- [Task statement]
Could you return all of the data exactly as given?

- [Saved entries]
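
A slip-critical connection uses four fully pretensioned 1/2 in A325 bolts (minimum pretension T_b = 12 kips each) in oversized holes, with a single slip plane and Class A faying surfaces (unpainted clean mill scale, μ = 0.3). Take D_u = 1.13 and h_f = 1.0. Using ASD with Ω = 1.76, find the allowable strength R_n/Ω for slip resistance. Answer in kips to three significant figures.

R_n = μ · D_u · h_f · T_b · n_s · n_b = 0.3 × 1.13 × 1.0 × 12 × 1 × 4 = 16.27 kips.
Allowable strength R_n/Ω = 16.27 / 1.76 = 9.25 kips.

9.25 kips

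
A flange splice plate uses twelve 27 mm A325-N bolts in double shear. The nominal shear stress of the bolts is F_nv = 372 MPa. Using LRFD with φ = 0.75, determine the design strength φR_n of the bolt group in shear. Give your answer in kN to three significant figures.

A_b = π × 27² / 4 = 572.6 mm².
R_n = F_nv · A_b · n · n_s = 372 × 572.6 × 12 × 2 / 1000 = 5112 kN.
Design strength φR_n = 0.75 × 5112 = 3830 kN.

3830 kN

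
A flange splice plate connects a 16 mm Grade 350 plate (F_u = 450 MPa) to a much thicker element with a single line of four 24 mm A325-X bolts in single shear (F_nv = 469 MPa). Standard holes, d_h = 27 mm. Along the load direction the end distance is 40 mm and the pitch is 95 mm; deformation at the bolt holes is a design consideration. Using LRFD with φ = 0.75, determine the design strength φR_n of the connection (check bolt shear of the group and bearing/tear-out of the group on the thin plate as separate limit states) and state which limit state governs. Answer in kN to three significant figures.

637 kN (bolt shear governs)

Bolt shear: A_b = π·24²/4 = 452.4 mm²; R_n = 469 × 452.4 × 4 × 1 / 1000 = 848.7 kN → 0.75 × 848.7 = 637 kN.
Bearing (1.2 l_c t F_u ≤ 2.4 d t F_u): upper limit = 2.4·24·16·450 / 1000 = 414.7 kN.
  Edge l_c = 40 − 27/2 = 26.5 → r_n = 229 kN; interior l_c = 95 − 27 = 68 → r_n = 414.7 kN.
  R_n,bearing = 1·229 + 3·414.7 = 1473 kN → 0.75 × 1473 = 1100 kN.
Bolt shear governs: 637 kN.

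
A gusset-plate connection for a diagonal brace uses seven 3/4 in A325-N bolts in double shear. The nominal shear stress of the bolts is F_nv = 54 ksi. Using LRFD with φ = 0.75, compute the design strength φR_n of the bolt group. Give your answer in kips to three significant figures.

A_b = π × 0.75² / 4 = 0.4418 in².
R_n = F_nv · A_b · n · n_s = 54 × 0.4418 × 7 × 2 = 334 kips.
Design strength φR_n = 0.75 × 334 = 250 kips.

250 kips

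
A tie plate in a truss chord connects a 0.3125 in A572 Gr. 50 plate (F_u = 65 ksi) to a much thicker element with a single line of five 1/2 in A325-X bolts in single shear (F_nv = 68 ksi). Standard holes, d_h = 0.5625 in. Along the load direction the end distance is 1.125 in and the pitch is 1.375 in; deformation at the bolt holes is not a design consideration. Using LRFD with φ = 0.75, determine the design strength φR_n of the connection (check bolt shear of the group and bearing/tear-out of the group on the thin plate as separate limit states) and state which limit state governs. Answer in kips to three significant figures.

Bolt shear: A_b = π·0.5²/4 = 0.1963 in²; R_n = 68 × 0.1963 × 5 × 1 = 66.76 kips → 0.75 × 66.76 = 50.1 kips.
Bearing (1.5 l_c t F_u ≤ 3.0 d t F_u): upper limit = 3.0·0.5·0.3125·65 = 30.47 kips.
  Edge l_c = 1.125 − 0.5625/2 = 0.8438 → r_n = 25.71 kips; interior l_c = 1.375 − 0.5625 = 0.8125 → r_n = 24.76 kips.
  R_n,bearing = 1·25.71 + 4·24.76 = 124.7 kips → 0.75 × 124.7 = 93.5 kips.
Bolt shear governs: 50.1 kips.

50.1 kips (bolt shear governs)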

- [Reply]
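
A slip-critical connection uses four fully pretensioned 1/2 in A325 bolts (minimum pretension T_b = 12 kips each) in oversized holes, with a single slip plane and Class A faying surfaces (unpainted clean mill scale, μ = 0.3). Take D_u = 1.13 and h_f = 1.0. Using ASD with Ω = 1.76, find the allowable strength R_n/Ω for slip resistance. Answer in kips to three significant figures.

R_n = μ · D_u · h_f · T_b · n_s · n_b = 0.3 × 1.13 × 1.0 × 12 × 1 × 4 = 16.27 kips.
Allowable strength R_n/Ω = 16.27 / 1.76 = 9.25 kips.

9.25 kips

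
A flange splice plate uses twelve 27 mm A325-N bolts in double shear. The nominal shear stress of the bolts is F_nv = 372 MPa. Using LRFD with φ = 0.75, determine the design strength φR_n of the bolt group in shear. Give your answer in kN to three significant figures.

A_b = π × 27² / 4 = 572.6 mm².
R_n = F_nv · A_b · n · n_s = 372 × 572.6 × 12 × 2 / 1000 = 5112 kN.
Design strength φR_n = 0.75 × 5112 = 3830 kN.

3830 kN

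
A flange splice plate connects a 16 mm Grade 350 plate (F_u = 450 MPa) to a much thicker element with a single line of four 24 mm A325-X bolts in single shear (F_nv = 469 MPa). Standard holes, d_h = 27 mm. Along the load direction the end distance is 40 mm and the pitch is 95 mm; deformation at the bolt holes is a design consideration. Using LRFD with φ = 0.75, determine the design strength φR_n of the connection (check bolt shear of the group and bearing/tear-out of the group on the thin plate as separate limit states) and state which limit state governs. Answer in kN to three significant figures.

637 kN (bolt shear governs)

Bolt shear: A_b = π·24²/4 = 452.4 mm²; R_n = 469 × 452.4 × 4 × 1 / 1000 = 848.7 kN → 0.75 × 848.7 = 637 kN.
Bearing (1.2 l_c t F_u ≤ 2.4 d t F_u): upper limit = 2.4·24·16·450 / 1000 = 414.7 kN.
  Edge l_c = 40 − 27/2 = 26.5 → r_n = 229 kN; interior l_c = 95 − 27 = 68 → r_n = 414.7 kN.
  R_n,bearing = 1·229 + 3·414.7 = 1473 kN → 0.75 × 1473 = 1100 kN.
Bolt shear governs: 637 kN.

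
A gusset-plate connection for a diagonal brace uses seven 3/4 in A325-N bolts in double shear. The nominal shear stress of the bolts is F_nv = 54 ksi. Using LRFD with φ = 0.75, compute the design strength φR_n of the bolt group. Give your answer in kips to three significant figures.

A_b = π × 0.75² / 4 = 0.4418 in².
R_n = F_nv · A_b · n · n_s = 54 × 0.4418 × 7 × 2 = 334 kips.
Design strength φR_n = 0.75 × 334 = 250 kips.

250 kips

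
A tie plate in a truss chord connects a 0.3125 in A572 Gr. 50 plate (F_u = 65 ksi) to a much thicker element with a single line of five 1/2 in A325-X bolts in single shear (F_nv = 68 ksi). Standard holes, d_h = 0.5625 in. Along the load direction the end distance is 1.125 in and the pitch is 1.375 in; deformation at the bolt holes is not a design consideration. Using LRFD with φ = 0.75, determine the design strength φR_n of the connection (check bolt shear of the group and bearing/tear-out of the group on the thin plate as separate limit states) and state which limit state governs. Answer in kips to three significant figures.

Bolt shear: A_b = π·0.5²/4 = 0.1963 in²; R_n = 68 × 0.1963 × 5 × 1 = 66.76 kips → 0.75 × 66.76 = 50.1 kips.
Bearing (1.5 l_c t F_u ≤ 3.0 d t F_u): upper limit = 3.0·0.5·0.3125·65 = 30.47 kips.
  Edge l_c = 1.125 − 0.5625/2 = 0.8438 → r_n = 25.71 kips; interior l_c = 1.375 − 0.5625 = 0.8125 → r_n = 24.76 kips.
  R_n,bearing = 1·25.71 + 4·24.76 = 124.7 kips → 0.75 × 124.7 = 93.5 kips.
Bolt shear governs: 50.1 kips.

50.1 kips (bolt shear governs)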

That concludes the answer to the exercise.